* _EXERCISE DETAILS_:
After finding the line with "node7 -> node0" in the entries below, retype exactly each line from there through the line with "seq89 -> node13", including that final line.

* _RECORD EXCERPTS_:

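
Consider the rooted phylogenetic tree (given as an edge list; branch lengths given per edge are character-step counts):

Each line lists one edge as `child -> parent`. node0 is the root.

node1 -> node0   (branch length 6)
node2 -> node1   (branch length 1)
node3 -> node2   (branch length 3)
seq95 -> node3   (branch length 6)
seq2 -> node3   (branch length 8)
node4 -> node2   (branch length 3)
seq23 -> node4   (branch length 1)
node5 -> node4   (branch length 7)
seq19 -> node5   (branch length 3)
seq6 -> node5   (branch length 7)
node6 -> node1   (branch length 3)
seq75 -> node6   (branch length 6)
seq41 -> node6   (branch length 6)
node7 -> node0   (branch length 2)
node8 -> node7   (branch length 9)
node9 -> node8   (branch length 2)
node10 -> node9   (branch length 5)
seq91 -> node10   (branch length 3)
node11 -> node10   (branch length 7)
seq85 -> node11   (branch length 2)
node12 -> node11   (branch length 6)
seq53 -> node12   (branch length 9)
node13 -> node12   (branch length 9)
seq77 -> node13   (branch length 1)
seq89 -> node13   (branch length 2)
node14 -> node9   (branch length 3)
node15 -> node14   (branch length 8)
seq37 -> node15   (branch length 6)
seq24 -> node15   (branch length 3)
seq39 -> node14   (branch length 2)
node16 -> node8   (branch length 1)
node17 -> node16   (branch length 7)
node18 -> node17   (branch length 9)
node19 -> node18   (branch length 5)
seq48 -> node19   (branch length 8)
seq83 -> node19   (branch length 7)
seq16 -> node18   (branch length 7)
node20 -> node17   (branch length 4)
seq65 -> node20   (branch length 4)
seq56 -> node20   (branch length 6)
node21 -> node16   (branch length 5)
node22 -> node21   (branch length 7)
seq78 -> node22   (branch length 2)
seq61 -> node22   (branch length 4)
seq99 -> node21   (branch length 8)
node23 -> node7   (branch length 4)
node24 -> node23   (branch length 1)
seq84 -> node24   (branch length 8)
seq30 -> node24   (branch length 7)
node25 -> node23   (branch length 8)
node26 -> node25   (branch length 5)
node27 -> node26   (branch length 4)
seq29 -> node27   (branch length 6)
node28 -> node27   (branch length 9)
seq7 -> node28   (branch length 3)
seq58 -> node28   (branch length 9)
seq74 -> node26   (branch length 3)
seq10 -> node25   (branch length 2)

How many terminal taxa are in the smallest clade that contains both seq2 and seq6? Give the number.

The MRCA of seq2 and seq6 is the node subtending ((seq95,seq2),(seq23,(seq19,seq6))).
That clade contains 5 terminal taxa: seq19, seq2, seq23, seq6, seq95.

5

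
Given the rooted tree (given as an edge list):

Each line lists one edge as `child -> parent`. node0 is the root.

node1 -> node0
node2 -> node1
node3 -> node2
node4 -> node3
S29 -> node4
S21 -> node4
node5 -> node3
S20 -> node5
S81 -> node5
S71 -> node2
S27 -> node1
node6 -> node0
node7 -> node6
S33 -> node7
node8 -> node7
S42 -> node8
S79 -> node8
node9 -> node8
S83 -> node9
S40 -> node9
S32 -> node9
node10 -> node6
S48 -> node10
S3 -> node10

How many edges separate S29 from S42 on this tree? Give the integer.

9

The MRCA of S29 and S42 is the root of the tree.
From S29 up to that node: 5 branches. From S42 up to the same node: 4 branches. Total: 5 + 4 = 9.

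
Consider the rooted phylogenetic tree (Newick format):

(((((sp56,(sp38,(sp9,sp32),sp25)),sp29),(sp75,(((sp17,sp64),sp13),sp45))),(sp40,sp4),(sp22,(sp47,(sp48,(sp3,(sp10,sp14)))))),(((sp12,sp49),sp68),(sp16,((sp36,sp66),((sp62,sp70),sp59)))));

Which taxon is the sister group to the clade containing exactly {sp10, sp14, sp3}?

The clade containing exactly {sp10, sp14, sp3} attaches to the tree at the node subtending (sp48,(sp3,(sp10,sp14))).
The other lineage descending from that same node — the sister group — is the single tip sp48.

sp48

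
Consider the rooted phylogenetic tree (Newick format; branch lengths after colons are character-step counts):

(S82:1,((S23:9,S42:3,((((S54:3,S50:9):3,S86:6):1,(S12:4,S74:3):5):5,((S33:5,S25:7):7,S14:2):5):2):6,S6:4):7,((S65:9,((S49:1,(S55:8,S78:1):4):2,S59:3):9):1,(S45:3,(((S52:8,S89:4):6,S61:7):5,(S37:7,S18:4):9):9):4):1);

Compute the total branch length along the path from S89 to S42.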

* _ANSWER BOX_:
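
node7 -> node0   (branch length 2)
node8 -> node7   (branch length 9)
node9 -> node8   (branch length 2)
node10 -> node9   (branch length 5)
seq91 -> node10   (branch length 3)
node11 -> node10   (branch length 7)
seq85 -> node11   (branch length 2)
node12 -> node11   (branch length 6)
seq53 -> node12   (branch length 9)
node13 -> node12   (branch length 9)
seq77 -> node13   (branch length 1)
seq89 -> node13   (branch length 2)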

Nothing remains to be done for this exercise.